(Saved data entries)
◆ ◆ ◆
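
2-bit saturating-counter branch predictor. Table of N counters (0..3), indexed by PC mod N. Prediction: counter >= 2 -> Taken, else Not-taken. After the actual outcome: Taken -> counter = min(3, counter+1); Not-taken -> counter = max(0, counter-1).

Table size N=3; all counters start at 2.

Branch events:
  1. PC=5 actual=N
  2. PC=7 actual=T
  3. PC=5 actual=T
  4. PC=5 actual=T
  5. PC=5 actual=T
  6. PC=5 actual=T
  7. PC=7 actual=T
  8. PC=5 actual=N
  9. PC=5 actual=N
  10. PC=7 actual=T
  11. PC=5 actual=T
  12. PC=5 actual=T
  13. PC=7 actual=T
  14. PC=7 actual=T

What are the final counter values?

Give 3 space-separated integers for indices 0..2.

Answer: 2 3 3

Derivation:
Ev 1: PC=5 idx=2 pred=T actual=N -> ctr[2]=1
Ev 2: PC=7 idx=1 pred=T actual=T -> ctr[1]=3
Ev 3: PC=5 idx=2 pred=N actual=T -> ctr[2]=2
Ev 4: PC=5 idx=2 pred=T actual=T -> ctr[2]=3
Ev 5: PC=5 idx=2 pred=T actual=T -> ctr[2]=3
Ev 6: PC=5 idx=2 pred=T actual=T -> ctr[2]=3
Ev 7: PC=7 idx=1 pred=T actual=T -> ctr[1]=3
Ev 8: PC=5 idx=2 pred=T actual=N -> ctr[2]=2
Ev 9: PC=5 idx=2 pred=T actual=N -> ctr[2]=1
Ev 10: PC=7 idx=1 pred=T actual=T -> ctr[1]=3
Ev 11: PC=5 idx=2 pred=N actual=T -> ctr[2]=2
Ev 12: PC=5 idx=2 pred=T actual=T -> ctr[2]=3
Ev 13: PC=7 idx=1 pred=T actual=T -> ctr[1]=3
Ev 14: PC=7 idx=1 pred=T actual=T -> ctr[1]=3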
◆ ◆ ◆
§ **Assigned task**: Count, in the records above, the lines that include "Table", and give the number with nothing added.

§ **Task solution**: 2